Input records START

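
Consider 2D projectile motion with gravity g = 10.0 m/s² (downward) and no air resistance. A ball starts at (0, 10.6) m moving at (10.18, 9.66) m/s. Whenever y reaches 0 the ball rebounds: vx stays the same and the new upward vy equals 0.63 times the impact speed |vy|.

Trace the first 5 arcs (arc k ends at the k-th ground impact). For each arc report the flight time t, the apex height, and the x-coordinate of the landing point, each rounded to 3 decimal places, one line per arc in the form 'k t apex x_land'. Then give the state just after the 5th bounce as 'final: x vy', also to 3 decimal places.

Arc 1: start y=10.600, vy=9.660 → t=2.713, apex=15.266, x_land=27.622, impact vy=-17.473
  bounce: vy ← 0.63·17.473 = 11.008
Arc 2: start y=0.000, vy=11.008 → t=2.202, apex=6.059, x_land=50.034, impact vy=-11.008
  bounce: vy ← 0.63·11.008 = 6.935
Arc 3: start y=0.000, vy=6.935 → t=1.387, apex=2.405, x_land=64.154, impact vy=-6.935
  bounce: vy ← 0.63·6.935 = 4.369
Arc 4: start y=0.000, vy=4.369 → t=0.874, apex=0.954, x_land=73.050, impact vy=-4.369
  bounce: vy ← 0.63·4.369 = 2.753
Arc 5: start y=0.000, vy=2.753 → t=0.551, apex=0.379, x_land=78.654, impact vy=-2.753
  bounce: vy ← 0.63·2.753 = 1.734

1 2.713 15.266 27.622
2 2.202 6.059 50.034
3 1.387 2.405 64.154
4 0.874 0.954 73.050
5 0.551 0.379 78.654
final: 78.654 1.734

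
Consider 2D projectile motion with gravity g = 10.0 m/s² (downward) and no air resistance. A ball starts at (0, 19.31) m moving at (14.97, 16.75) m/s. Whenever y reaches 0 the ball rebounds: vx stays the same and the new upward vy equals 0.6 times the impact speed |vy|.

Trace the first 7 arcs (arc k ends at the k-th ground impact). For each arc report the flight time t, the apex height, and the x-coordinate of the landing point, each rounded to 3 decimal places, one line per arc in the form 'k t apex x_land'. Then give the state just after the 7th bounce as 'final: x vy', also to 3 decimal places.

1 4.257 33.338 63.730
2 3.099 12.002 110.116
3 1.859 4.321 137.948
4 1.115 1.555 154.647
5 0.669 0.560 164.666
6 0.402 0.202 170.678
7 0.241 0.073 174.285
final: 174.285 0.723

Arc 1: start y=19.310, vy=16.750 → t=4.257, apex=33.338, x_land=63.730, impact vy=-25.822
  bounce: vy ← 0.6·25.822 = 15.493
Arc 2: start y=0.000, vy=15.493 → t=3.099, apex=12.002, x_land=110.116, impact vy=-15.493
  bounce: vy ← 0.6·15.493 = 9.296
Arc 3: start y=0.000, vy=9.296 → t=1.859, apex=4.321, x_land=137.948, impact vy=-9.296
  bounce: vy ← 0.6·9.296 = 5.577
Arc 4: start y=0.000, vy=5.577 → t=1.115, apex=1.555, x_land=154.647, impact vy=-5.577
  bounce: vy ← 0.6·5.577 = 3.346
Arc 5: start y=0.000, vy=3.346 → t=0.669, apex=0.560, x_land=164.666, impact vy=-3.346
  bounce: vy ← 0.6·3.346 = 2.008
Arc 6: start y=0.000, vy=2.008 → t=0.402, apex=0.202, x_land=170.678, impact vy=-2.008
  bounce: vy ← 0.6·2.008 = 1.205
Arc 7: start y=0.000, vy=1.205 → t=0.241, apex=0.073, x_land=174.285, impact vy=-1.205
  bounce: vy ← 0.6·1.205 = 0.723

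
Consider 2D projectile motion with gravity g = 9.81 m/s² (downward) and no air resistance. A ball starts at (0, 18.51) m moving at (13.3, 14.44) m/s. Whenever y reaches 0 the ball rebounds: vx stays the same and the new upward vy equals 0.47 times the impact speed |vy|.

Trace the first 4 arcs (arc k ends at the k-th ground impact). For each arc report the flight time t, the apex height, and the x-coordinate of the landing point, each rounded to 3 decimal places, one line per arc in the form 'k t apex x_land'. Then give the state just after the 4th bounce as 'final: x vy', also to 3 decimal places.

1 3.909 29.138 51.993
2 2.291 6.436 82.464
3 1.077 1.422 96.786
4 0.506 0.314 103.517
final: 103.517 1.167

Arc 1: start y=18.510, vy=14.440 → t=3.909, apex=29.138, x_land=51.993, impact vy=-23.910
  bounce: vy ← 0.47·23.910 = 11.238
Arc 2: start y=0.000, vy=11.238 → t=2.291, apex=6.436, x_land=82.464, impact vy=-11.238
  bounce: vy ← 0.47·11.238 = 5.282
Arc 3: start y=0.000, vy=5.282 → t=1.077, apex=1.422, x_land=96.786, impact vy=-5.282
  bounce: vy ← 0.47·5.282 = 2.482
Arc 4: start y=0.000, vy=2.482 → t=0.506, apex=0.314, x_land=103.517, impact vy=-2.482
  bounce: vy ← 0.47·2.482 = 1.167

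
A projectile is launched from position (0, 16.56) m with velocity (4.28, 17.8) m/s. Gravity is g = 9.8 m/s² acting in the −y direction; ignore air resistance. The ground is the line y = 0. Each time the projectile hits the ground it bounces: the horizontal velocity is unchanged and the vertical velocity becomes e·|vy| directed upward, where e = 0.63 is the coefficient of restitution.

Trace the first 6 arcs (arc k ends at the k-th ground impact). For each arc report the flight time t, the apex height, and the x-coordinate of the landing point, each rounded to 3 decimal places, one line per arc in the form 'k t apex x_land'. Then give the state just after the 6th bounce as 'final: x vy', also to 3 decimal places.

Arc 1: start y=16.560, vy=17.800 → t=4.401, apex=32.725, x_land=18.835, impact vy=-25.326
  bounce: vy ← 0.63·25.326 = 15.956
Arc 2: start y=0.000, vy=15.956 → t=3.256, apex=12.989, x_land=32.771, impact vy=-15.956
  bounce: vy ← 0.63·15.956 = 10.052
Arc 3: start y=0.000, vy=10.052 → t=2.051, apex=5.155, x_land=41.551, impact vy=-10.052
  bounce: vy ← 0.63·10.052 = 6.333
Arc 4: start y=0.000, vy=6.333 → t=1.292, apex=2.046, x_land=47.083, impact vy=-6.333
  bounce: vy ← 0.63·6.333 = 3.990
Arc 5: start y=0.000, vy=3.990 → t=0.814, apex=0.812, x_land=50.568, impact vy=-3.990
  bounce: vy ← 0.63·3.990 = 2.513
Arc 6: start y=0.000, vy=2.513 → t=0.513, apex=0.322, x_land=52.763, impact vy=-2.513
  bounce: vy ← 0.63·2.513 = 1.583

1 4.401 32.725 18.835
2 3.256 12.989 32.771
3 2.051 5.155 41.551
4 1.292 2.046 47.083
5 0.814 0.812 50.568
6 0.513 0.322 52.763
final: 52.763 1.583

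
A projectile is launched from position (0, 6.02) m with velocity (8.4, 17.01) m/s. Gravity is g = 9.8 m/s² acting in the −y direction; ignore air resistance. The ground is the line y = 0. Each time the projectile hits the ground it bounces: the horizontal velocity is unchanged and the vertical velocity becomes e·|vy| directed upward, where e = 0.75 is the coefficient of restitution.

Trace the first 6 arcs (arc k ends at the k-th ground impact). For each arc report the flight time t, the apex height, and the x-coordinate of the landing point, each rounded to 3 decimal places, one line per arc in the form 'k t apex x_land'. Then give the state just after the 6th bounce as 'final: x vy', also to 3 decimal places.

Arc 1: start y=6.020, vy=17.010 → t=3.795, apex=20.782, x_land=31.879, impact vy=-20.182
  bounce: vy ← 0.75·20.182 = 15.137
Arc 2: start y=0.000, vy=15.137 → t=3.089, apex=11.690, x_land=57.828, impact vy=-15.137
  bounce: vy ← 0.75·15.137 = 11.353
Arc 3: start y=0.000, vy=11.353 → t=2.317, apex=6.576, x_land=77.290, impact vy=-11.353
  bounce: vy ← 0.75·11.353 = 8.514
Arc 4: start y=0.000, vy=8.514 → t=1.738, apex=3.699, x_land=91.886, impact vy=-8.514
  bounce: vy ← 0.75·8.514 = 6.386
Arc 5: start y=0.000, vy=6.386 → t=1.303, apex=2.081, x_land=102.833, impact vy=-6.386
  bounce: vy ← 0.75·6.386 = 4.789
Arc 6: start y=0.000, vy=4.789 → t=0.977, apex=1.170, x_land=111.044, impact vy=-4.789
  bounce: vy ← 0.75·4.789 = 3.592

1 3.795 20.782 31.879
2 3.089 11.690 57.828
3 2.317 6.576 77.290
4 1.738 3.699 91.886
5 1.303 2.081 102.833
6 0.977 1.170 111.044
final: 111.044 3.592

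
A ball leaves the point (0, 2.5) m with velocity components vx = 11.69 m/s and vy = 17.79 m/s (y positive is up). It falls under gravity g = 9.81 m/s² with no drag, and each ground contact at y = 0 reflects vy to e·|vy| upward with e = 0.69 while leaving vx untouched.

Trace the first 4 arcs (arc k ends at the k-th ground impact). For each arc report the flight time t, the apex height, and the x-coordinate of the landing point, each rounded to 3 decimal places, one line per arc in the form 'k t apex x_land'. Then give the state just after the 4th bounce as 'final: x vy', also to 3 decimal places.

Arc 1: start y=2.500, vy=17.790 → t=3.762, apex=18.631, x_land=43.982, impact vy=-19.119
  bounce: vy ← 0.69·19.119 = 13.192
Arc 2: start y=0.000, vy=13.192 → t=2.690, apex=8.870, x_land=75.423, impact vy=-13.192
  bounce: vy ← 0.69·13.192 = 9.103
Arc 3: start y=0.000, vy=9.103 → t=1.856, apex=4.223, x_land=97.117, impact vy=-9.103
  bounce: vy ← 0.69·9.103 = 6.281
Arc 4: start y=0.000, vy=6.281 → t=1.280, apex=2.011, x_land=112.085, impact vy=-6.281
  bounce: vy ← 0.69·6.281 = 4.334

1 3.762 18.631 43.982
2 2.690 8.870 75.423
3 1.856 4.223 97.117
4 1.280 2.011 112.085
final: 112.085 4.334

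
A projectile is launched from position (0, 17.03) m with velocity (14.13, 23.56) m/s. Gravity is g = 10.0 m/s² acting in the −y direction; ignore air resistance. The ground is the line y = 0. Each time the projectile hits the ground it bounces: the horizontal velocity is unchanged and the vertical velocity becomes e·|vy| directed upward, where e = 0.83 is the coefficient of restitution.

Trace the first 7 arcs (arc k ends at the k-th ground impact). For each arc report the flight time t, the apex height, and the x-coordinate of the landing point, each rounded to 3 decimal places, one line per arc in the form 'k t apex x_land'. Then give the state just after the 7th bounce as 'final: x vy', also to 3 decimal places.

Arc 1: start y=17.030, vy=23.560 → t=5.349, apex=44.784, x_land=75.578, impact vy=-29.928
  bounce: vy ← 0.83·29.928 = 24.840
Arc 2: start y=0.000, vy=24.840 → t=4.968, apex=30.851, x_land=145.776, impact vy=-24.840
  bounce: vy ← 0.83·24.840 = 20.617
Arc 3: start y=0.000, vy=20.617 → t=4.123, apex=21.254, x_land=204.041, impact vy=-20.617
  bounce: vy ← 0.83·20.617 = 17.112
Arc 4: start y=0.000, vy=17.112 → t=3.422, apex=14.642, x_land=252.400, impact vy=-17.112
  bounce: vy ← 0.83·17.112 = 14.203
Arc 5: start y=0.000, vy=14.203 → t=2.841, apex=10.087, x_land=292.539, impact vy=-14.203
  bounce: vy ← 0.83·14.203 = 11.789
Arc 6: start y=0.000, vy=11.789 → t=2.358, apex=6.949, x_land=325.853, impact vy=-11.789
  bounce: vy ← 0.83·11.789 = 9.785
Arc 7: start y=0.000, vy=9.785 → t=1.957, apex=4.787, x_land=353.505, impact vy=-9.785
  bounce: vy ← 0.83·9.785 = 8.121

1 5.349 44.784 75.578
2 4.968 30.851 145.776
3 4.123 21.254 204.041
4 3.422 14.642 252.400
5 2.841 10.087 292.539
6 2.358 6.949 325.853
7 1.957 4.787 353.505
final: 353.505 8.121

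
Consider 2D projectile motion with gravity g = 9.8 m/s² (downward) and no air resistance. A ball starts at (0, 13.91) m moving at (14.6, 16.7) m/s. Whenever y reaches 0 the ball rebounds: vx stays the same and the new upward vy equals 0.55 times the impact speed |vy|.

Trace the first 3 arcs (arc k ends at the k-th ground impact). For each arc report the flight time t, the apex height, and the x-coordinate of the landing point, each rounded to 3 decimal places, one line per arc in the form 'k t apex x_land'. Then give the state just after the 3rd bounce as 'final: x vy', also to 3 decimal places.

Arc 1: start y=13.910, vy=16.700 → t=4.100, apex=28.139, x_land=59.867, impact vy=-23.485
  bounce: vy ← 0.55·23.485 = 12.917
Arc 2: start y=0.000, vy=12.917 → t=2.636, apex=8.512, x_land=98.353, impact vy=-12.917
  bounce: vy ← 0.55·12.917 = 7.104
Arc 3: start y=0.000, vy=7.104 → t=1.450, apex=2.575, x_land=119.520, impact vy=-7.104
  bounce: vy ← 0.55·7.104 = 3.907

1 4.100 28.139 59.867
2 2.636 8.512 98.353
3 1.450 2.575 119.520
final: 119.520 3.907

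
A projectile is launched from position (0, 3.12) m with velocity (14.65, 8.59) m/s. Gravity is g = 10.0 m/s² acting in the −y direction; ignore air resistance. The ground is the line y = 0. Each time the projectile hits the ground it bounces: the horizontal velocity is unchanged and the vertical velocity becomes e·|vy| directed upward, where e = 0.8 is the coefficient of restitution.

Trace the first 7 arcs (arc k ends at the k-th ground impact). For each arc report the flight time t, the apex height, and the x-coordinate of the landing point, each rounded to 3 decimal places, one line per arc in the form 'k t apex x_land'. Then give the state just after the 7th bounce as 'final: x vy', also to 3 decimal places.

1 2.026 6.809 29.681
2 1.867 4.358 57.035
3 1.494 2.789 78.919
4 1.195 1.785 96.426
5 0.956 1.142 110.431
6 0.765 0.731 121.635
7 0.612 0.468 130.599
final: 130.599 2.447

Arc 1: start y=3.120, vy=8.590 → t=2.026, apex=6.809, x_land=29.681, impact vy=-11.670
  bounce: vy ← 0.8·11.670 = 9.336
Arc 2: start y=0.000, vy=9.336 → t=1.867, apex=4.358, x_land=57.035, impact vy=-9.336
  bounce: vy ← 0.8·9.336 = 7.469
Arc 3: start y=0.000, vy=7.469 → t=1.494, apex=2.789, x_land=78.919, impact vy=-7.469
  bounce: vy ← 0.8·7.469 = 5.975
Arc 4: start y=0.000, vy=5.975 → t=1.195, apex=1.785, x_land=96.426, impact vy=-5.975
  bounce: vy ← 0.8·5.975 = 4.780
Arc 5: start y=0.000, vy=4.780 → t=0.956, apex=1.142, x_land=110.431, impact vy=-4.780
  bounce: vy ← 0.8·4.780 = 3.824
Arc 6: start y=0.000, vy=3.824 → t=0.765, apex=0.731, x_land=121.635, impact vy=-3.824
  bounce: vy ← 0.8·3.824 = 3.059
Arc 7: start y=0.000, vy=3.059 → t=0.612, apex=0.468, x_land=130.599, impact vy=-3.059
  bounce: vy ← 0.8·3.059 = 2.447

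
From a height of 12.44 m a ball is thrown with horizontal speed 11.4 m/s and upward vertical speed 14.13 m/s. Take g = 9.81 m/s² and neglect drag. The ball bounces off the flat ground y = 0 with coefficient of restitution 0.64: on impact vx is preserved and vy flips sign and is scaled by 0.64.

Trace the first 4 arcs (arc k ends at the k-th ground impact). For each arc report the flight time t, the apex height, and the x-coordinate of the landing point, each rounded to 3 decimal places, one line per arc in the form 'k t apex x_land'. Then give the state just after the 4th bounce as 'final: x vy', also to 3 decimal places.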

Input records END

◆ Exercise goal:
A complete answer reproduces every line of the records in which the word "drag" occurs.

◆ Task answer:
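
A ball leaves the point (0, 2.5) m with velocity components vx = 11.69 m/s and vy = 17.79 m/s (y positive is up). It falls under gravity g = 9.81 m/s² with no drag, and each ground contact at y = 0 reflects vy to e·|vy| upward with e = 0.69 while leaving vx untouched.
From a height of 12.44 m a ball is thrown with horizontal speed 11.4 m/s and upward vertical speed 14.13 m/s. Take g = 9.81 m/s² and neglect drag. The ball bounces off the flat ground y = 0 with coefficient of restitution 0.64: on impact vx is preserved and vy flips sign and is scaled by 0.64.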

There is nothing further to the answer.